SUPPLIED DATA: Begin

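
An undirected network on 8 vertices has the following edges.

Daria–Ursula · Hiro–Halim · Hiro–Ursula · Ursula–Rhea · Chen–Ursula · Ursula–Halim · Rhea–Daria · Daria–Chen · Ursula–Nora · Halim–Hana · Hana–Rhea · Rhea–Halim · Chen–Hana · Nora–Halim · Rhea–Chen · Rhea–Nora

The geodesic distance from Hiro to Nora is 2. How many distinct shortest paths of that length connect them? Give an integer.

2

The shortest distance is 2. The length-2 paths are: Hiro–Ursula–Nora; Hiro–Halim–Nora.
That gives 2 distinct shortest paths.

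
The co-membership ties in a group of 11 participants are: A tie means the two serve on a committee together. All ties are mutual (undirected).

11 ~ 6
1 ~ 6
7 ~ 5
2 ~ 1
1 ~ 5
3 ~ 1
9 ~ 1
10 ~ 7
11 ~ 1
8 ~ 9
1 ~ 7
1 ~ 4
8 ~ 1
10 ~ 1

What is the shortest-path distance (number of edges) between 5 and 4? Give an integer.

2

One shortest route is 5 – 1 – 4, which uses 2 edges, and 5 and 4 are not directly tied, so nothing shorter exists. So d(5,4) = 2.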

SUPPLIED DATA: End
SUPPLIED DATA: Begin

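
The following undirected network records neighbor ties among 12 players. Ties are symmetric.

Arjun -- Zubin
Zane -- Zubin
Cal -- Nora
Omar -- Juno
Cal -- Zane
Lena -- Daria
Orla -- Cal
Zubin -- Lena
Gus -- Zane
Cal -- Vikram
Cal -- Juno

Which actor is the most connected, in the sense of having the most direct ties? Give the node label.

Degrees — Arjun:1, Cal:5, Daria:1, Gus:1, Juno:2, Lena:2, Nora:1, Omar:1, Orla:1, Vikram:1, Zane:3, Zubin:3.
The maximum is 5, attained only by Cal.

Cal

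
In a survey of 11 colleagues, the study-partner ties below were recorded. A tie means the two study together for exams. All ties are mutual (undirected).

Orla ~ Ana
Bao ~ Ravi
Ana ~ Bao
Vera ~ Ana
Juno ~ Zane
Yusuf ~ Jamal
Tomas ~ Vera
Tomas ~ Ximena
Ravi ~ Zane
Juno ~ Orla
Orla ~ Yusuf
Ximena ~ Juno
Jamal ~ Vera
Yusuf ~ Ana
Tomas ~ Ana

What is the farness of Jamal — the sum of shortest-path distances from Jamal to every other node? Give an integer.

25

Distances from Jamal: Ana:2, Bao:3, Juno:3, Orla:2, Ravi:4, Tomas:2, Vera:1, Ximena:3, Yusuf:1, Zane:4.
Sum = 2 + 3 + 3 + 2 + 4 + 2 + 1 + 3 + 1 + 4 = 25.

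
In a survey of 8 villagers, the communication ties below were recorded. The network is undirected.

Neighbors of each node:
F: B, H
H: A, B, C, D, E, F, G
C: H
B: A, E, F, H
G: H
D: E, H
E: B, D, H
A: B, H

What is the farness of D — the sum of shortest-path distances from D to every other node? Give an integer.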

SUPPLIED DATA: End

PROBLEM STATEMENT: Go through the listing above and copy each line that contains "below".

PROBLEM SOLUTION:
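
In a survey of 11 colleagues, the study-partner ties below were recorded. A tie means the two study together for exams. All ties are mutual (undirected).
In a survey of 8 villagers, the communication ties below were recorded. The network is undirected.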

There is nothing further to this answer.